◆ **YOUR GOAL**
The expected output is the complete data, reproduced exactly.

◆ **RECORDS FOR THE EXERCISE**
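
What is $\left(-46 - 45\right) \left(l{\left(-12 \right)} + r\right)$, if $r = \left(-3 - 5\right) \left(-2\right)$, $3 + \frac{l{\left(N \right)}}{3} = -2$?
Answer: $-91$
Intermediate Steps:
$l{\left(N \right)} = -15$ ($l{\left(N \right)} = -9 + 3 \left(-2\right) = -9 - 6 = -15$)
$r = 16$ ($r = \left(-8\right) \left(-2\right) = 16$)
$\left(-46 - 45\right) \left(l{\left(-12 \right)} + r\right) = \left(-46 - 45\right) \left(-15 + 16\right) = \left(-91\right) 1 = -91$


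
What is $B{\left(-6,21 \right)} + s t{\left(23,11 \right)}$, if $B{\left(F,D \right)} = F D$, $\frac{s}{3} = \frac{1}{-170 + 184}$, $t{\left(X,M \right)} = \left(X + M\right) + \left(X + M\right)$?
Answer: $- \frac{780}{7} \approx -111.43$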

◆ **EXPECTED OUTPUT**
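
What is $\left(-46 - 45\right) \left(l{\left(-12 \right)} + r\right)$, if $r = \left(-3 - 5\right) \left(-2\right)$, $3 + \frac{l{\left(N \right)}}{3} = -2$?
Answer: $-91$
Intermediate Steps:
$l{\left(N \right)} = -15$ ($l{\left(N \right)} = -9 + 3 \left(-2\right) = -9 - 6 = -15$)
$r = 16$ ($r = \left(-8\right) \left(-2\right) = 16$)
$\left(-46 - 45\right) \left(l{\left(-12 \right)} + r\right) = \left(-46 - 45\right) \left(-15 + 16\right) = \left(-91\right) 1 = -91$


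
What is $B{\left(-6,21 \right)} + s t{\left(23,11 \right)}$, if $B{\left(F,D \right)} = F D$, $\frac{s}{3} = \frac{1}{-170 + 184}$, $t{\left(X,M \right)} = \left(X + M\right) + \left(X + M\right)$?
Answer: $- \frac{780}{7} \approx -111.43$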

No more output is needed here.